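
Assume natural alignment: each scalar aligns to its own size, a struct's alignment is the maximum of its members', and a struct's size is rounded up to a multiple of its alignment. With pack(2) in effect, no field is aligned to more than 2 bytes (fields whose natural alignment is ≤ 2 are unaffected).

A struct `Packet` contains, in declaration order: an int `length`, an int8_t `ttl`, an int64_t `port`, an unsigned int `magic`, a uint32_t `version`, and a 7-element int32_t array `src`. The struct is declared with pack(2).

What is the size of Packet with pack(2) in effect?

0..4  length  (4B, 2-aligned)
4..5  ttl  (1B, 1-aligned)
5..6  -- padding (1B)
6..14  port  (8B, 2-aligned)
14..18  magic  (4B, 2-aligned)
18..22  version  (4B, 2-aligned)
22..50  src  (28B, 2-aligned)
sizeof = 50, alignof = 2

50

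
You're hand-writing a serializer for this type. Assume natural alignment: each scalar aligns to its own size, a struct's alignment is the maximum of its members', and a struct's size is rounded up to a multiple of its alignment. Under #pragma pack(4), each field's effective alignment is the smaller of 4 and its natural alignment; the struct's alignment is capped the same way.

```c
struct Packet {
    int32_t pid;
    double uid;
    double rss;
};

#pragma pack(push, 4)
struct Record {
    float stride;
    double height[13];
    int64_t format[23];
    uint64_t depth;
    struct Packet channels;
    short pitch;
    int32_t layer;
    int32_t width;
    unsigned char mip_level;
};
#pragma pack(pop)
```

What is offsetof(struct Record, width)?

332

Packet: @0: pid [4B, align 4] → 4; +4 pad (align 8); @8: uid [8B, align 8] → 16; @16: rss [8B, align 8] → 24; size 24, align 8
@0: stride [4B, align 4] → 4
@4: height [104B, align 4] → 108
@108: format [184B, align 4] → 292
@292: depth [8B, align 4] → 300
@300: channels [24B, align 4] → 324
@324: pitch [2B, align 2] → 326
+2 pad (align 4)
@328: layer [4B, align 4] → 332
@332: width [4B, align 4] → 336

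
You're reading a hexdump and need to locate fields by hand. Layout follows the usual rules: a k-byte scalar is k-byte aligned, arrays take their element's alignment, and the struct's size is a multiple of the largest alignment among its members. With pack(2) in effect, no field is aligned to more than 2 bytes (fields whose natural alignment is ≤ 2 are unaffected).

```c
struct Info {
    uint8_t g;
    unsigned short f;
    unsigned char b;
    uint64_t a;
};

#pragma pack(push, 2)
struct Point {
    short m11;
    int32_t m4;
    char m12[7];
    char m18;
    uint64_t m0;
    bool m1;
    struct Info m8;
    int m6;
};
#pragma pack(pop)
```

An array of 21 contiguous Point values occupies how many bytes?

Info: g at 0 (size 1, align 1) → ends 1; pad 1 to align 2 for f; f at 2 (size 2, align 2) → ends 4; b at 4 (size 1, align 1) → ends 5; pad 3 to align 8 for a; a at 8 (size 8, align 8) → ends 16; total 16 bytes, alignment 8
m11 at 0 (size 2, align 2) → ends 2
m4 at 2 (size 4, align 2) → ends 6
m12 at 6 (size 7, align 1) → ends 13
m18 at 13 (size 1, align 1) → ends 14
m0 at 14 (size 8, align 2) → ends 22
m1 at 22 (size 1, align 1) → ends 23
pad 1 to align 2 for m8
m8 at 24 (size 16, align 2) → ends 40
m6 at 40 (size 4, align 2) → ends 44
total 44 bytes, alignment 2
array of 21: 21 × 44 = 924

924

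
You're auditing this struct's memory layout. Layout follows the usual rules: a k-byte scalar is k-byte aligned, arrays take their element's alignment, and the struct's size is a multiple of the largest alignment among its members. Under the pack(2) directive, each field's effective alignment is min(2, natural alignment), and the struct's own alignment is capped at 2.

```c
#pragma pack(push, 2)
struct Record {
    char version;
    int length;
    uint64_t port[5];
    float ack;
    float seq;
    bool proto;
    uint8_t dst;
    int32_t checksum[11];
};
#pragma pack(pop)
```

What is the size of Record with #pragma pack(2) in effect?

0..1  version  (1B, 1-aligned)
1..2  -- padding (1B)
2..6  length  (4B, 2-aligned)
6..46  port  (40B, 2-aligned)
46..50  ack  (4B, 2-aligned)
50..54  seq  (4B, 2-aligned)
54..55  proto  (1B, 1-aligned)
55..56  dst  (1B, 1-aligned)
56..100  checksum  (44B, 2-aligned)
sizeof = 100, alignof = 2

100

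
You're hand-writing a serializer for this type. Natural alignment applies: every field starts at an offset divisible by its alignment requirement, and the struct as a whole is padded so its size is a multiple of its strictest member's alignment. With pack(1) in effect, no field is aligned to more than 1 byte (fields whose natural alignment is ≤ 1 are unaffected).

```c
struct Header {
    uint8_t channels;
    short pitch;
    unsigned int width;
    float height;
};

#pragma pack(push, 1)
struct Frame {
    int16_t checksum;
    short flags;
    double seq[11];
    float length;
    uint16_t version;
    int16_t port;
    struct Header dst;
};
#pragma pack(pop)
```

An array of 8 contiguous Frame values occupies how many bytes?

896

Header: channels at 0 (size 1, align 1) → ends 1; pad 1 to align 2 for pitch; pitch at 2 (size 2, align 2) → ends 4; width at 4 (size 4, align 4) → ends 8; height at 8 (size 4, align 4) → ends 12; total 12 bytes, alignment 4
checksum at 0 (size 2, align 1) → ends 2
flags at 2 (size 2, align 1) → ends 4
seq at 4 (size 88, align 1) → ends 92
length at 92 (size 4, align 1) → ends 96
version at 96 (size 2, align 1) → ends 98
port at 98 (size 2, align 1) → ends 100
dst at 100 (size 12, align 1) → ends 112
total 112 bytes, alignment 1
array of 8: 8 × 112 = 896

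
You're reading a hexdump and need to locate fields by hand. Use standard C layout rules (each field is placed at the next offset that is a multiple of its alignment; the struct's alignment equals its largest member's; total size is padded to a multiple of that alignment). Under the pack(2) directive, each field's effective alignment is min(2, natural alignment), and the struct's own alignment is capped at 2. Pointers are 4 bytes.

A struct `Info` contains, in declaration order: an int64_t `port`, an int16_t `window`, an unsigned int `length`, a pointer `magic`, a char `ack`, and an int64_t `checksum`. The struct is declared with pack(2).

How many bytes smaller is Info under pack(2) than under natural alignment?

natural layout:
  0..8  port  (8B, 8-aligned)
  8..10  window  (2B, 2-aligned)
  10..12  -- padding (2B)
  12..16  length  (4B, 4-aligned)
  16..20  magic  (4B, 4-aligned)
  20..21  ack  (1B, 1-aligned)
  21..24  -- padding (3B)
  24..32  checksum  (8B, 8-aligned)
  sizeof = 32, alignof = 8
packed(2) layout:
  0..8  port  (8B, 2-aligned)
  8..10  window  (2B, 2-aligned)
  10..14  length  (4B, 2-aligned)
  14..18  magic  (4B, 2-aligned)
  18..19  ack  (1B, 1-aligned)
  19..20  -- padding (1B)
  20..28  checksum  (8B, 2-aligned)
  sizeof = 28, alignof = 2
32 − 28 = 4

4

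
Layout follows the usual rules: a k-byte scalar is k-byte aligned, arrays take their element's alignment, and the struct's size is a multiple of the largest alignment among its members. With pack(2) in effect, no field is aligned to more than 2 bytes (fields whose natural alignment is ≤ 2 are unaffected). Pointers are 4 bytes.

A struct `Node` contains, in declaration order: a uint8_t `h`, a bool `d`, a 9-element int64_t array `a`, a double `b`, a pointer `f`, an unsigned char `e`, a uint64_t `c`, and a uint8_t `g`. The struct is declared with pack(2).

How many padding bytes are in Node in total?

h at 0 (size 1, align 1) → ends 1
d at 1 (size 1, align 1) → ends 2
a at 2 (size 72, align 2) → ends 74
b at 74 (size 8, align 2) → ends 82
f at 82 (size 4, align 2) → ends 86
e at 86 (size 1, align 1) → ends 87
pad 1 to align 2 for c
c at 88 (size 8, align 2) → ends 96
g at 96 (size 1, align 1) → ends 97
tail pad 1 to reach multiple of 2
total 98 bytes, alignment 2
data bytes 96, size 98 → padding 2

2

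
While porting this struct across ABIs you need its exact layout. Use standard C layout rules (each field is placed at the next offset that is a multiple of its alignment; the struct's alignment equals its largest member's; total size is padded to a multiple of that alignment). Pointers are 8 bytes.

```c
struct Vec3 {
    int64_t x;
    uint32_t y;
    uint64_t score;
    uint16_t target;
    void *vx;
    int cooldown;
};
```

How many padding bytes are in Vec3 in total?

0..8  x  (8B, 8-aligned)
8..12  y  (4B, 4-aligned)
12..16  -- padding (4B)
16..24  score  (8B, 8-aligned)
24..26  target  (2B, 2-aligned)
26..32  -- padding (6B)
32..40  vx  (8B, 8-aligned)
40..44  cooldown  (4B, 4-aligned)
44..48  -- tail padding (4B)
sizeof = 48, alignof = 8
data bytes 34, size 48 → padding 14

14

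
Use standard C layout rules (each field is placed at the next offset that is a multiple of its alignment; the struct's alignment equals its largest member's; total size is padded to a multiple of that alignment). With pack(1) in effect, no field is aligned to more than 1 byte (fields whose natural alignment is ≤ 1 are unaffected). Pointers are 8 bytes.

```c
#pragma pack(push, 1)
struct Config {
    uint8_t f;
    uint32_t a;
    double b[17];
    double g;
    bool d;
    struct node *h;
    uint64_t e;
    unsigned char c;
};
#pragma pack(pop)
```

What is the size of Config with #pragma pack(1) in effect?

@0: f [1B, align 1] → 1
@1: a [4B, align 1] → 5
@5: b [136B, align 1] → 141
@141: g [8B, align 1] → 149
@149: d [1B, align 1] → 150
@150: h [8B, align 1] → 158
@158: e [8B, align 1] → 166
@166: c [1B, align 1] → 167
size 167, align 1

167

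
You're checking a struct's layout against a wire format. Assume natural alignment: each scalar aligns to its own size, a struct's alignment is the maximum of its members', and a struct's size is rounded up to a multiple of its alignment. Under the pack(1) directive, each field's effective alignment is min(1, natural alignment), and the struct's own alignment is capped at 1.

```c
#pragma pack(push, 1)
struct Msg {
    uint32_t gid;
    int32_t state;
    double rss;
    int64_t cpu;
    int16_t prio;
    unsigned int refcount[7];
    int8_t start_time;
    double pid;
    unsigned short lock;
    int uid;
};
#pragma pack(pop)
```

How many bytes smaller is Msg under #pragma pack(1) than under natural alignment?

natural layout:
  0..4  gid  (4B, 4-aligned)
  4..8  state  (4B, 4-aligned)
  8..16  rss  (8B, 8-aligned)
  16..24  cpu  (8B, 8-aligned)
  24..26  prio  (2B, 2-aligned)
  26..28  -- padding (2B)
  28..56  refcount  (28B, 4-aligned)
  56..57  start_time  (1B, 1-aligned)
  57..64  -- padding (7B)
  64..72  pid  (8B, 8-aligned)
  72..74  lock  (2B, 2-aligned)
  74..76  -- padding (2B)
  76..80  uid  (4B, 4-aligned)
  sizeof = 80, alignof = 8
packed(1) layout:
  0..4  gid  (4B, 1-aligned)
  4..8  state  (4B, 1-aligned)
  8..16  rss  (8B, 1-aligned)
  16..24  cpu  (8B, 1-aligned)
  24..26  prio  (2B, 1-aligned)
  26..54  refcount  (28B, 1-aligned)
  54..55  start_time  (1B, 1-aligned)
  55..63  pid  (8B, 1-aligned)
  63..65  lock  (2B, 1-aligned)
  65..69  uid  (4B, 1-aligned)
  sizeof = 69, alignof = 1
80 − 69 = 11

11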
--
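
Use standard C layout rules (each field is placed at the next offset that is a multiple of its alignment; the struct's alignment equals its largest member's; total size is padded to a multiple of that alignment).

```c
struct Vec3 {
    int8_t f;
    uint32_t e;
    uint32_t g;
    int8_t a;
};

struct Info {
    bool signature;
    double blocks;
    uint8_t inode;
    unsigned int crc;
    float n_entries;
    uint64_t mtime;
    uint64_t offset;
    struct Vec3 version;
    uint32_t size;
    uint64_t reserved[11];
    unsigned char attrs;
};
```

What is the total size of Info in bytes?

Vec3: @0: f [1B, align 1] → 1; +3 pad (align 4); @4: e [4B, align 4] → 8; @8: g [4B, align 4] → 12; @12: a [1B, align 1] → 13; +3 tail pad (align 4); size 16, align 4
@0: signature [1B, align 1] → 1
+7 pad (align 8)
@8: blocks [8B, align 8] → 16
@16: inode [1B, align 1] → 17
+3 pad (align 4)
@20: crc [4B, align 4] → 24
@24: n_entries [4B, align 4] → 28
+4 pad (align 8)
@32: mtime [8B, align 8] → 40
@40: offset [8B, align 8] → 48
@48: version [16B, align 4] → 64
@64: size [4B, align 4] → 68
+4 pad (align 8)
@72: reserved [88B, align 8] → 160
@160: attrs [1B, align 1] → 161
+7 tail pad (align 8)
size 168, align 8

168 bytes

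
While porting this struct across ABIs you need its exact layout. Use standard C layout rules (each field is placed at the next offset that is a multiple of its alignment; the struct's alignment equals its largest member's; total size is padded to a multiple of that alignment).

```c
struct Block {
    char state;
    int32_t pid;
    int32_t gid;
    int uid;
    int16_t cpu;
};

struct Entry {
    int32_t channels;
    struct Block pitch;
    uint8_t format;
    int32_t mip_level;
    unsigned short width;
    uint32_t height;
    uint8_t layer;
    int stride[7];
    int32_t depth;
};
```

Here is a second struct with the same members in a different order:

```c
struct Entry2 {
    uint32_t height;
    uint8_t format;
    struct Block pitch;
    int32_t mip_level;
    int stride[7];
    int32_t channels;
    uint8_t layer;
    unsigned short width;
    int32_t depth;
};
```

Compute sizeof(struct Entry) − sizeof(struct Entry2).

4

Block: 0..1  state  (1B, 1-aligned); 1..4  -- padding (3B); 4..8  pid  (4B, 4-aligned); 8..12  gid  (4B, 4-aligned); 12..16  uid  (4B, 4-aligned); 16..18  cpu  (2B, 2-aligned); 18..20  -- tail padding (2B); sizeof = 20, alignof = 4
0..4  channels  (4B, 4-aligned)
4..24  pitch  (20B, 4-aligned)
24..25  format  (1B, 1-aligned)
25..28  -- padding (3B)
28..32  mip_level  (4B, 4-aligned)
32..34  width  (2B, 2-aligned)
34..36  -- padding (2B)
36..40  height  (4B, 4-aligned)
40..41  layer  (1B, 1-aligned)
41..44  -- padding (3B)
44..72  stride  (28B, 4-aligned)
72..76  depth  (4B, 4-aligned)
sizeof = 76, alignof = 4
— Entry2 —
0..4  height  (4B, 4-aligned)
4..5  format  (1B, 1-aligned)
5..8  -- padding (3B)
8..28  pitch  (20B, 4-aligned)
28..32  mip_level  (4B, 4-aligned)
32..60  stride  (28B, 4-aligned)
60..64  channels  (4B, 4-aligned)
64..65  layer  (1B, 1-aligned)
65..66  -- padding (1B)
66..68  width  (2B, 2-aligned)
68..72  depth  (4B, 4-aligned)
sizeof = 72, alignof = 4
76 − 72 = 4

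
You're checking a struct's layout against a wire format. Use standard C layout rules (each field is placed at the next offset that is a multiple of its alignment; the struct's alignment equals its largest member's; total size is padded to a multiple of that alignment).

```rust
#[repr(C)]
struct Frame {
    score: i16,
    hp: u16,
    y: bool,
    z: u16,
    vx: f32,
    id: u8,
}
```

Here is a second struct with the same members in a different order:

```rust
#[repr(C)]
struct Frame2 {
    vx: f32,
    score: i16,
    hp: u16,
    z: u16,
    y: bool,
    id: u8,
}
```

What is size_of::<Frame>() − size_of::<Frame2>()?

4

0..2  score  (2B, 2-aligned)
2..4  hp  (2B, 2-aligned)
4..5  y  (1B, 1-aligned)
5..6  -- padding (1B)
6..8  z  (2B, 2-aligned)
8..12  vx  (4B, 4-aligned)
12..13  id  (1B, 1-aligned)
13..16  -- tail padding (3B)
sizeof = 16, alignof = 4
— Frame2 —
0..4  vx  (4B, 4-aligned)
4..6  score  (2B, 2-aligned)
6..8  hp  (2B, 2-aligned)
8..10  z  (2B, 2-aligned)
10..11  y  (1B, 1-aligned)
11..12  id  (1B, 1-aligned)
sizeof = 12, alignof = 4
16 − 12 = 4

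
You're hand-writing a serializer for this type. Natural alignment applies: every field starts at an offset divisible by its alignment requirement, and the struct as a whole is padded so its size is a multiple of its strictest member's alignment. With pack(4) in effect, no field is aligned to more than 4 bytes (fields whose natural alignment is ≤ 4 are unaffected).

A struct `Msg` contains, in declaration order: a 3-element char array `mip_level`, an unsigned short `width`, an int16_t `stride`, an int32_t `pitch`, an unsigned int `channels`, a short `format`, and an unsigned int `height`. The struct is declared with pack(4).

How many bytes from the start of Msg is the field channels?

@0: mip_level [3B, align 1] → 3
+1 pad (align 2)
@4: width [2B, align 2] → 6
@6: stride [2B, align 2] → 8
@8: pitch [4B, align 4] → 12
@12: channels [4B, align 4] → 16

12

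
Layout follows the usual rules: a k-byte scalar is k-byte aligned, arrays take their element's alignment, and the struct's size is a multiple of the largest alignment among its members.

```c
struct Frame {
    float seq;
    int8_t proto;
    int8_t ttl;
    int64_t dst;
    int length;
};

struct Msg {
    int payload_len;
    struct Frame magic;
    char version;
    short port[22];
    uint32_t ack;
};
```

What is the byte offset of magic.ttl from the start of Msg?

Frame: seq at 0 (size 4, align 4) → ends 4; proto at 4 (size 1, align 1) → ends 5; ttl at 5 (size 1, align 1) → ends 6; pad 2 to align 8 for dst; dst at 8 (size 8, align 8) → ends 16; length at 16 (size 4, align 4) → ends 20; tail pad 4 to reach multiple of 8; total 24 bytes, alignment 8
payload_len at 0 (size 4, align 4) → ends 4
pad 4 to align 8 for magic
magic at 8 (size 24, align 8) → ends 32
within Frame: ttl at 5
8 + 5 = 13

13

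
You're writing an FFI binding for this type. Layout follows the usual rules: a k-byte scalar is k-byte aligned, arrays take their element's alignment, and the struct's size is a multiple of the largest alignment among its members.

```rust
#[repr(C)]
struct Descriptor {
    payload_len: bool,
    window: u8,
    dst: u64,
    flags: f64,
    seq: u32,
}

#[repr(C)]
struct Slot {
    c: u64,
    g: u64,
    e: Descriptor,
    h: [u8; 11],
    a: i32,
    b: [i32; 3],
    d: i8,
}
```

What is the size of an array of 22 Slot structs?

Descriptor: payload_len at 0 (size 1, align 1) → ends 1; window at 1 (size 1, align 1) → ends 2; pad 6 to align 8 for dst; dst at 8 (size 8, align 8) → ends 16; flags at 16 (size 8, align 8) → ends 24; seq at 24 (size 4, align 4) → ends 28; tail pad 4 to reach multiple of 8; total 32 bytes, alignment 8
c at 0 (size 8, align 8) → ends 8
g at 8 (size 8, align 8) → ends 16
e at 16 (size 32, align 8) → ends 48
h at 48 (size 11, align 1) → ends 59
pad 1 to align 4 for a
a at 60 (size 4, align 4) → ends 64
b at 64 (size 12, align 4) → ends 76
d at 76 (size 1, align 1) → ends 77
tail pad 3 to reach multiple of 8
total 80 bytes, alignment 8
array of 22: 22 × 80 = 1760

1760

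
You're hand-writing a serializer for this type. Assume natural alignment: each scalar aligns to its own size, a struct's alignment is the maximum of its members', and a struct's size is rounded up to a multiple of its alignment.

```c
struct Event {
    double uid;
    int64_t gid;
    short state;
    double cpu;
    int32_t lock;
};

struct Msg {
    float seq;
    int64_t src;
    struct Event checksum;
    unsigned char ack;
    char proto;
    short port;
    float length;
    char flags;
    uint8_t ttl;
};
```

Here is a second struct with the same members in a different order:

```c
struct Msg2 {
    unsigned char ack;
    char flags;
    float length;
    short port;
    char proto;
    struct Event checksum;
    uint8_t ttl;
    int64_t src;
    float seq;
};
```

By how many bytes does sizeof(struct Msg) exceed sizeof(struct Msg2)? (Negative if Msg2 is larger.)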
==
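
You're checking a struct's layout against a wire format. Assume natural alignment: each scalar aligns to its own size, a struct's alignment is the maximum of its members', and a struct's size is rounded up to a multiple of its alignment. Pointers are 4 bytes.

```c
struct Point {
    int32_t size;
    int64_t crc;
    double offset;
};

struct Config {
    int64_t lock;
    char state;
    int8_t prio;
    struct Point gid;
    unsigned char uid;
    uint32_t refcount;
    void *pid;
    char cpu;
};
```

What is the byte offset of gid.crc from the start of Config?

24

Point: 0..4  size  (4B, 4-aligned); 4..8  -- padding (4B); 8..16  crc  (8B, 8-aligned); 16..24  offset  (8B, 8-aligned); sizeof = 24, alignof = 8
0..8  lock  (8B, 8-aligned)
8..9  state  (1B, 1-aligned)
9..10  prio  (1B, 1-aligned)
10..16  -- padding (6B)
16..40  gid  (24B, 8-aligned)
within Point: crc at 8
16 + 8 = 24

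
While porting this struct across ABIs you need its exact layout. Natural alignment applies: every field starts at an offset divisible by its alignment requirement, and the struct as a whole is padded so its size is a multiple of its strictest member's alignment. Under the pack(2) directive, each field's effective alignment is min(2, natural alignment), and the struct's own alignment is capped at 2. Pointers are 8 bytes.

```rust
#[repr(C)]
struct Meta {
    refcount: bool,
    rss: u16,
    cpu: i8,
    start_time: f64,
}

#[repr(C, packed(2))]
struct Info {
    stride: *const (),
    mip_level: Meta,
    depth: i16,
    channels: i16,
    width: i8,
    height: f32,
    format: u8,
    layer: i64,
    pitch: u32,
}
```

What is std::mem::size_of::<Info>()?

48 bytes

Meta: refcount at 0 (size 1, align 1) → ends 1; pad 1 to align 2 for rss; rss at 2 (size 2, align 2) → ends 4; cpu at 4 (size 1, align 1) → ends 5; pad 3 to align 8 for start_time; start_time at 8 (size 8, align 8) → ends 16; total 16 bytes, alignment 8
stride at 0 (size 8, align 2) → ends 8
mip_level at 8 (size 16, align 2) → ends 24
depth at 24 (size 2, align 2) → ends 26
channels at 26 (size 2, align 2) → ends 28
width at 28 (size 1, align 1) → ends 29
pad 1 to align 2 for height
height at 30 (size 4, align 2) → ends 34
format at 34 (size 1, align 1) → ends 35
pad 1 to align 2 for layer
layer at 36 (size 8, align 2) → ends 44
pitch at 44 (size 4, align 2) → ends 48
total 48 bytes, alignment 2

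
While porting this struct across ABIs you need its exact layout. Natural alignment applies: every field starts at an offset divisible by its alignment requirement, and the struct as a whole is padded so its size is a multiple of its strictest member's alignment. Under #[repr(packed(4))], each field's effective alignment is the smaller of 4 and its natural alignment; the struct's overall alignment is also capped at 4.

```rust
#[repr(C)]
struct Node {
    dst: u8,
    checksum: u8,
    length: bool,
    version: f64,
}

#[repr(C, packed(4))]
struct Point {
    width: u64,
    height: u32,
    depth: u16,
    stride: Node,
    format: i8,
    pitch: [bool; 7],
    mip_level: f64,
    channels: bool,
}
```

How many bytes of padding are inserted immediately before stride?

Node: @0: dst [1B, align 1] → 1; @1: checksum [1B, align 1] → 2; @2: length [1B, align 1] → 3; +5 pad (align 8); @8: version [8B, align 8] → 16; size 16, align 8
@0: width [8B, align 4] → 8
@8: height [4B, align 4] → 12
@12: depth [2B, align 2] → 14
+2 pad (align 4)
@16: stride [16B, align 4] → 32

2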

### TASK GOAL
All lines with the word "bool" should be copied from the material above.

### SOLUTION FOR THIS TASK
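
    bool m1;
    bool proto;
A struct `Node` contains, in declaration order: a uint8_t `h`, a bool `d`, a 9-element int64_t array `a`, a double `b`, a pointer `f`, an unsigned char `e`, a uint64_t `c`, and a uint8_t `g`. The struct is declared with pack(2).
    bool d;
    bool signature;
    y: bool,
    y: bool,
    payload_len: bool,
    refcount: bool,
    length: bool,
    pitch: [bool; 7],
    channels: bool,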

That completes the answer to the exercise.